ASSIGNED TASK: All records that follow are to be output exactly.

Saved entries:
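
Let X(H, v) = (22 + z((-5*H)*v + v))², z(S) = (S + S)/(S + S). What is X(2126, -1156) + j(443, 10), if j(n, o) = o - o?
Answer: 529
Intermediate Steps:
j(n, o) = 0
z(S) = 1 (z(S) = (2*S)/((2*S)) = (2*S)*(1/(2*S)) = 1)
X(H, v) = 529 (X(H, v) = (22 + 1)² = 23² = 529)
X(2126, -1156) + j(443, 10) = 529 + 0 = 529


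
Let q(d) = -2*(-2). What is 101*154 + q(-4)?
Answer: 15558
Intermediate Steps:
q(d) = 4
101*154 + q(-4) = 101*154 + 4 = 15554 + 4 = 15558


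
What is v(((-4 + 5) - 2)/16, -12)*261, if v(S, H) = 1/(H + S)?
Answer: -4176/193 ≈ -21.637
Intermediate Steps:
v(((-4 + 5) - 2)/16, -12)*261 = 261/(-12 + ((-4 + 5) - 2)/16) = 261/(-12 + (1 - 2)*(1/16)) = 261/(-12 - 1*1/16) = 261/(-12 - 1/16) = 261/(-193/16) = -16/193*261 = -4176/193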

WRITTEN RESPONSE:
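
Let X(H, v) = (22 + z((-5*H)*v + v))², z(S) = (S + S)/(S + S). What is X(2126, -1156) + j(443, 10), if j(n, o) = o - o?
Answer: 529
Intermediate Steps:
j(n, o) = 0
z(S) = 1 (z(S) = (2*S)/((2*S)) = (2*S)*(1/(2*S)) = 1)
X(H, v) = 529 (X(H, v) = (22 + 1)² = 23² = 529)
X(2126, -1156) + j(443, 10) = 529 + 0 = 529


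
Let q(d) = -2*(-2). What is 101*154 + q(-4)?
Answer: 15558
Intermediate Steps:
q(d) = 4
101*154 + q(-4) = 101*154 + 4 = 15554 + 4 = 15558


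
What is v(((-4 + 5) - 2)/16, -12)*261, if v(S, H) = 1/(H + S)?
Answer: -4176/193 ≈ -21.637
Intermediate Steps:
v(((-4 + 5) - 2)/16, -12)*261 = 261/(-12 + ((-4 + 5) - 2)/16) = 261/(-12 + (1 - 2)*(1/16)) = 261/(-12 - 1*1/16) = 261/(-12 - 1/16) = 261/(-193/16) = -16/193*261 = -4176/193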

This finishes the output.